*REQUIRED ACTION*.
Please transcribe exactly, and only, the lines of the data below between the line holding "f(v) = floor(519*min(v, 480" and the line holding "Conventions: all values", inclusive.

*SOURCE MATERIAL*.
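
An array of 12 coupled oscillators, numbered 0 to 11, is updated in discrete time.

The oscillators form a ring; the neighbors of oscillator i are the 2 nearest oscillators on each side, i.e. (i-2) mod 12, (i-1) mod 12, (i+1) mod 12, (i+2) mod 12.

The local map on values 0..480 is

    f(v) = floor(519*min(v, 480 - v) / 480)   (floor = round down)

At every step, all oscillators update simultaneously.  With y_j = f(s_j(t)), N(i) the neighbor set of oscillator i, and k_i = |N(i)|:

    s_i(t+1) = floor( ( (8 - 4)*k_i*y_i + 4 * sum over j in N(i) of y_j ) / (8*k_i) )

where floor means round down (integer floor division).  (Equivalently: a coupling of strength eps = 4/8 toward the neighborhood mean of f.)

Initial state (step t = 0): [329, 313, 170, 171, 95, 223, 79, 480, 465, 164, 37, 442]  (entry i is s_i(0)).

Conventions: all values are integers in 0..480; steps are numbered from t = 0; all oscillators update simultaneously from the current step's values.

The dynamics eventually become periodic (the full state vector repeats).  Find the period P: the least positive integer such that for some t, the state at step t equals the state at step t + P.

Answer: 8
Key observation: The state at step 33, [257, 257, 257, 257, 257, 257, 257, 258, 258, 258, 258, 257], reappears at step 41 — and no state repeats earlier — so the cycle the system enters has period 8.

Derivation:
t=0: [329, 313, 170, 171, 95, 223, 79, 480, 465, 164, 37, 442]
t=1: [137, 161, 170, 180, 137, 166, 87, 64, 45, 100, 69, 90]
t=2: [140, 164, 174, 182, 155, 152, 102, 88, 67, 90, 87, 111]
t=3: [147, 170, 180, 185, 165, 153, 117, 102, 85, 96, 102, 124]
t=4: [156, 177, 186, 190, 174, 159, 131, 115, 101, 107, 115, 136]
t=5: [166, 185, 194, 196, 183, 167, 144, 129, 117, 120, 129, 148]
t=6: [178, 194, 202, 203, 192, 177, 157, 143, 133, 135, 143, 160]
t=7: [190, 204, 212, 212, 203, 189, 171, 158, 149, 150, 158, 174]
t=8: [203, 216, 223, 223, 215, 202, 186, 173, 166, 167, 174, 188]
t=9: [217, 229, 236, 236, 228, 216, 202, 190, 184, 184, 191, 204]
t=10: [233, 244, 250, 250, 243, 232, 219, 208, 202, 202, 209, 220]
t=11: [246, 250, 250, 250, 250, 245, 236, 227, 221, 222, 228, 237]
t=12: [251, 249, 248, 248, 249, 251, 250, 245, 242, 243, 246, 251]
t=13: [248, 248, 249, 249, 248, 248, 249, 253, 254, 254, 252, 249]
t=14: [249, 249, 249, 249, 249, 249, 248, 245, 245, 245, 246, 248]
t=15: [249, 249, 249, 249, 249, 249, 250, 252, 253, 253, 252, 250]
t=16: [248, 248, 249, 249, 248, 248, 247, 246, 245, 245, 246, 247]
t=17: [250, 249, 249, 249, 249, 250, 251, 252, 253, 253, 252, 251]
t=18: [247, 248, 248, 248, 248, 247, 247, 246, 245, 245, 246, 247]
t=19: [251, 250, 250, 250, 250, 251, 251, 252, 253, 253, 252, 251]
t=20: [247, 247, 247, 247, 247, 247, 246, 246, 245, 245, 246, 246]
t=21: [251, 251, 251, 251, 251, 251, 252, 253, 253, 253, 253, 252]
t=22: [246, 246, 247, 247, 246, 246, 246, 245, 245, 245, 245, 246]
t=23: [252, 252, 251, 251, 252, 252, 253, 253, 253, 253, 253, 253]
t=24: [245, 246, 246, 246, 246, 245, 245, 245, 245, 245, 245, 245]
t=25: [253, 253, 253, 253, 253, 253, 253, 254, 254, 254, 254, 253]
t=26: [244, 245, 245, 245, 245, 244, 244, 244, 244, 244, 244, 244]
t=27: [254, 254, 254, 254, 254, 254, 254, 255, 255, 255, 255, 254]
t=28: [243, 244, 244, 244, 244, 243, 243, 243, 243, 243, 243, 243]
t=29: [255, 255, 255, 255, 255, 255, 255, 256, 256, 256, 256, 255]
t=30: [242, 243, 243, 243, 243, 242, 242, 242, 242, 242, 242, 242]
t=31: [256, 256, 256, 256, 256, 256, 256, 257, 257, 257, 257, 256]
t=32: [241, 242, 242, 242, 242, 241, 241, 241, 241, 241, 241, 241]
t=33: [257, 257, 257, 257, 257, 257, 257, 258, 258, 258, 258, 257]
t=34: [240, 241, 241, 241, 241, 240, 240, 240, 240, 240, 240, 240]
t=35: [258, 258, 258, 258, 258, 258, 258, 259, 259, 259, 259, 258]
t=36: [239, 240, 240, 240, 240, 239, 239, 238, 238, 238, 238, 239]
t=37: [258, 258, 258, 258, 258, 258, 257, 257, 257, 257, 257, 257]
t=38: [240, 240, 240, 240, 240, 240, 240, 240, 241, 241, 240, 240]
t=39: [259, 259, 259, 259, 259, 259, 258, 258, 258, 258, 258, 258]
t=40: [238, 238, 238, 238, 238, 238, 239, 239, 240, 240, 239, 239]
t=41: [257, 257, 257, 257, 257, 257, 257, 258, 258, 258, 258, 257]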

*WRITTEN RESPONSE*.
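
    f(v) = floor(519*min(v, 480 - v) / 480)   (floor = round down)

At every step, all oscillators update simultaneously.  With y_j = f(s_j(t)), N(i) the neighbor set of oscillator i, and k_i = |N(i)|:

    s_i(t+1) = floor( ( (8 - 4)*k_i*y_i + 4 * sum over j in N(i) of y_j ) / (8*k_i) )

where floor means round down (integer floor division).  (Equivalently: a coupling of strength eps = 4/8 toward the neighborhood mean of f.)

Initial state (step t = 0): [329, 313, 170, 171, 95, 223, 79, 480, 465, 164, 37, 442]  (entry i is s_i(0)).

Conventions: all values are integers in 0..480; steps are numbered from t = 0; all oscillators update simultaneously from the current step's values.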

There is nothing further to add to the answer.